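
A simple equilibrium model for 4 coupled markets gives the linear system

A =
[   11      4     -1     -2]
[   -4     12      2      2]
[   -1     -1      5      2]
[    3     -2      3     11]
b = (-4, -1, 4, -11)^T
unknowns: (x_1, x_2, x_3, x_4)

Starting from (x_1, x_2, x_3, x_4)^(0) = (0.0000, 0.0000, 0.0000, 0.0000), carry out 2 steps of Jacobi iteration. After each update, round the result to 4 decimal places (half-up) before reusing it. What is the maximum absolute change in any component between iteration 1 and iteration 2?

0.3106

Iteration 1:
  x_1 = (-4 - (4)·0.0000 - (-1)·0.0000 - (-2)·0.0000) / (11) = -0.3636
  x_2 = (-1 - (-4)·0.0000 - (2)·0.0000 - (2)·0.0000) / (12) = -0.0833
  x_3 = (4 - (-1)·0.0000 - (-1)·0.0000 - (2)·0.0000) / (5) = 0.8000
  x_4 = (-11 - (3)·0.0000 - (-2)·0.0000 - (3)·0.0000) / (11) = -1.0000
Iteration 2:
  x_1 = (-4 - (4)·-0.0833 - (-1)·0.8000 - (-2)·-1.0000) / (11) = -0.4424
  x_2 = (-1 - (-4)·-0.3636 - (2)·0.8000 - (2)·-1.0000) / (12) = -0.1712
  x_3 = (4 - (-1)·-0.3636 - (-1)·-0.0833 - (2)·-1.0000) / (5) = 1.1106
  x_4 = (-11 - (3)·-0.3636 - (-2)·-0.0833 - (3)·0.8000) / (11) = -1.1342
Change: (-0.0788, -0.0879, 0.3106, -0.1342) → max |·| = 0.3106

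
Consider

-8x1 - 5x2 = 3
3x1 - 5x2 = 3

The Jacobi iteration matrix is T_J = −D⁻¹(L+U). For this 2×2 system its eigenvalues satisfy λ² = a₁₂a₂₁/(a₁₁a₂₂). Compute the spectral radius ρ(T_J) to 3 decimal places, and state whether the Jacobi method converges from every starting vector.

a₁₂a₂₁/(a₁₁a₂₂) = (-5)·(3) / ((-8)·(-5)) = -0.375000
ρ = √|-0.375000| = √0.375000 = 0.612
ρ < 1, so Jacobi converges

0.612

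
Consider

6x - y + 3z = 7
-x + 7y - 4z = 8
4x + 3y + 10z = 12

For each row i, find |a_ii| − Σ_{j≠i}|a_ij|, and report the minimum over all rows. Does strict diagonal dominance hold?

2

row 1: |6| − (1+3) = 2
row 2: |7| − (1+4) = 2
row 3: |10| − (4+3) = 3
minimum over rows = 2 → strictly diagonally dominant (convergence guaranteed)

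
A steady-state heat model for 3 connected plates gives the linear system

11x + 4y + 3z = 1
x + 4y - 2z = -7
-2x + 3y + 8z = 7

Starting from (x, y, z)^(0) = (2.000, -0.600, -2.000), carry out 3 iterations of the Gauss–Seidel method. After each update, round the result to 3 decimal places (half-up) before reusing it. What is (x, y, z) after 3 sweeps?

(0.021, -1.098, 1.292)

Iteration 1:
  x = (1 - (4)·-0.600 - (3)·-2.000) / (11) = 0.855
  y = (-7 - (1)·0.855 - (-2)·-2.000) / (4) = -2.964
  z = (7 - (-2)·0.855 - (3)·-2.964) / (8) = 2.200
Iteration 2:
  x = (1 - (4)·-2.964 - (3)·2.200) / (11) = 0.569
  y = (-7 - (1)·0.569 - (-2)·2.200) / (4) = -0.792
  z = (7 - (-2)·0.569 - (3)·-0.792) / (8) = 1.314
Iteration 3:
  x = (1 - (4)·-0.792 - (3)·1.314) / (11) = 0.021
  y = (-7 - (1)·0.021 - (-2)·1.314) / (4) = -1.098
  z = (7 - (-2)·0.021 - (3)·-1.098) / (8) = 1.292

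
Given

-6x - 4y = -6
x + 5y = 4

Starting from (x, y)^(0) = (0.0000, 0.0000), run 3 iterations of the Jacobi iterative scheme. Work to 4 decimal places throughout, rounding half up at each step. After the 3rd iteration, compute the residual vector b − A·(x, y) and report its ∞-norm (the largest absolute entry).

Iteration 1:
  x = (-6 - (-4)·0.0000) / (-6) = 1.0000
  y = (4 - (1)·0.0000) / (5) = 0.8000
Iteration 2:
  x = (-6 - (-4)·0.8000) / (-6) = 0.4667
  y = (4 - (1)·1.0000) / (5) = 0.6000
Iteration 3:
  x = (-6 - (-4)·0.6000) / (-6) = 0.6000
  y = (4 - (1)·0.4667) / (5) = 0.7067
Residual b − A·x = (0.4268, -0.1335); ∞-norm = 0.4268

0.4268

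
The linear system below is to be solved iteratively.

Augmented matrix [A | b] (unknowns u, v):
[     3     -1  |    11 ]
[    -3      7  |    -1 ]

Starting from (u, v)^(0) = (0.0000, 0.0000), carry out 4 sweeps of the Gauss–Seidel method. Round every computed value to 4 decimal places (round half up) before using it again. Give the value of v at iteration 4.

Iteration 1:
  u = (11 - (-1)·0.0000) / (3) = 3.6667
  v = (-1 - (-3)·3.6667) / (7) = 1.4286
Iteration 2:
  u = (11 - (-1)·1.4286) / (3) = 4.1429
  v = (-1 - (-3)·4.1429) / (7) = 1.6327
Iteration 3:
  u = (11 - (-1)·1.6327) / (3) = 4.2109
  v = (-1 - (-3)·4.2109) / (7) = 1.6618
Iteration 4:
  u = (11 - (-1)·1.6618) / (3) = 4.2206
  v = (-1 - (-3)·4.2206) / (7) = 1.6660

1.6660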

* [Brief]
Exactly reproduce every line of the records.

* [Answer for the task]
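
A simple equilibrium model for 4 coupled markets gives the linear system

A =
[   11      4     -1     -2]
[   -4     12      2      2]
[   -1     -1      5      2]
[    3     -2      3     11]
b = (-4, -1, 4, -11)^T
unknowns: (x_1, x_2, x_3, x_4)

Starting from (x_1, x_2, x_3, x_4)^(0) = (0.0000, 0.0000, 0.0000, 0.0000), carry out 2 steps of Jacobi iteration. After each update, round the result to 4 decimal places (half-up) before reusing it. What is the maximum absolute change in any component between iteration 1 and iteration 2?

0.3106

Iteration 1:
  x_1 = (-4 - (4)·0.0000 - (-1)·0.0000 - (-2)·0.0000) / (11) = -0.3636
  x_2 = (-1 - (-4)·0.0000 - (2)·0.0000 - (2)·0.0000) / (12) = -0.0833
  x_3 = (4 - (-1)·0.0000 - (-1)·0.0000 - (2)·0.0000) / (5) = 0.8000
  x_4 = (-11 - (3)·0.0000 - (-2)·0.0000 - (3)·0.0000) / (11) = -1.0000
Iteration 2:
  x_1 = (-4 - (4)·-0.0833 - (-1)·0.8000 - (-2)·-1.0000) / (11) = -0.4424
  x_2 = (-1 - (-4)·-0.3636 - (2)·0.8000 - (2)·-1.0000) / (12) = -0.1712
  x_3 = (4 - (-1)·-0.3636 - (-1)·-0.0833 - (2)·-1.0000) / (5) = 1.1106
  x_4 = (-11 - (3)·-0.3636 - (-2)·-0.0833 - (3)·0.8000) / (11) = -1.1342
Change: (-0.0788, -0.0879, 0.3106, -0.1342) → max |·| = 0.3106

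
Consider

-8x1 - 5x2 = 3
3x1 - 5x2 = 3

The Jacobi iteration matrix is T_J = −D⁻¹(L+U). For this 2×2 system its eigenvalues satisfy λ² = a₁₂a₂₁/(a₁₁a₂₂). Compute the spectral radius ρ(T_J) to 3 decimal places, and state whether the Jacobi method converges from every starting vector.

a₁₂a₂₁/(a₁₁a₂₂) = (-5)·(3) / ((-8)·(-5)) = -0.375000
ρ = √|-0.375000| = √0.375000 = 0.612
ρ < 1, so Jacobi converges

0.612

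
Consider

6x - y + 3z = 7
-x + 7y - 4z = 8
4x + 3y + 10z = 12

For each row i, find |a_ii| − Σ_{j≠i}|a_ij|, and report the minimum over all rows. Does strict diagonal dominance hold?

2

row 1: |6| − (1+3) = 2
row 2: |7| − (1+4) = 2
row 3: |10| − (4+3) = 3
minimum over rows = 2 → strictly diagonally dominant (convergence guaranteed)

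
A steady-state heat model for 3 connected plates gives the linear system

11x + 4y + 3z = 1
x + 4y - 2z = -7
-2x + 3y + 8z = 7

Starting from (x, y, z)^(0) = (2.000, -0.600, -2.000), carry out 3 iterations of the Gauss–Seidel method. After each update, round the result to 3 decimal places (half-up) before reusing it. What is (x, y, z) after 3 sweeps?

(0.021, -1.098, 1.292)

Iteration 1:
  x = (1 - (4)·-0.600 - (3)·-2.000) / (11) = 0.855
  y = (-7 - (1)·0.855 - (-2)·-2.000) / (4) = -2.964
  z = (7 - (-2)·0.855 - (3)·-2.964) / (8) = 2.200
Iteration 2:
  x = (1 - (4)·-2.964 - (3)·2.200) / (11) = 0.569
  y = (-7 - (1)·0.569 - (-2)·2.200) / (4) = -0.792
  z = (7 - (-2)·0.569 - (3)·-0.792) / (8) = 1.314
Iteration 3:
  x = (1 - (4)·-0.792 - (3)·1.314) / (11) = 0.021
  y = (-7 - (1)·0.021 - (-2)·1.314) / (4) = -1.098
  z = (7 - (-2)·0.021 - (3)·-1.098) / (8) = 1.292

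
Given

-6x - 4y = -6
x + 5y = 4

Starting from (x, y)^(0) = (0.0000, 0.0000), run 3 iterations of the Jacobi iterative scheme. Work to 4 decimal places throughout, rounding half up at each step. After the 3rd iteration, compute the residual vector b − A·(x, y) and report its ∞-norm (the largest absolute entry).

Iteration 1:
  x = (-6 - (-4)·0.0000) / (-6) = 1.0000
  y = (4 - (1)·0.0000) / (5) = 0.8000
Iteration 2:
  x = (-6 - (-4)·0.8000) / (-6) = 0.4667
  y = (4 - (1)·1.0000) / (5) = 0.6000
Iteration 3:
  x = (-6 - (-4)·0.6000) / (-6) = 0.6000
  y = (4 - (1)·0.4667) / (5) = 0.7067
Residual b − A·x = (0.4268, -0.1335); ∞-norm = 0.4268

0.4268

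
The linear system below is to be solved iteratively.

Augmented matrix [A | b] (unknowns u, v):
[     3     -1  |    11 ]
[    -3      7  |    -1 ]

Starting from (u, v)^(0) = (0.0000, 0.0000), carry out 4 sweeps of the Gauss–Seidel method. Round every computed value to 4 decimal places (round half up) before using it again. Give the value of v at iteration 4.

Iteration 1:
  u = (11 - (-1)·0.0000) / (3) = 3.6667
  v = (-1 - (-3)·3.6667) / (7) = 1.4286
Iteration 2:
  u = (11 - (-1)·1.4286) / (3) = 4.1429
  v = (-1 - (-3)·4.1429) / (7) = 1.6327
Iteration 3:
  u = (11 - (-1)·1.6327) / (3) = 4.2109
  v = (-1 - (-3)·4.2109) / (7) = 1.6618
Iteration 4:
  u = (11 - (-1)·1.6618) / (3) = 4.2206
  v = (-1 - (-3)·4.2206) / (7) = 1.6660

1.6660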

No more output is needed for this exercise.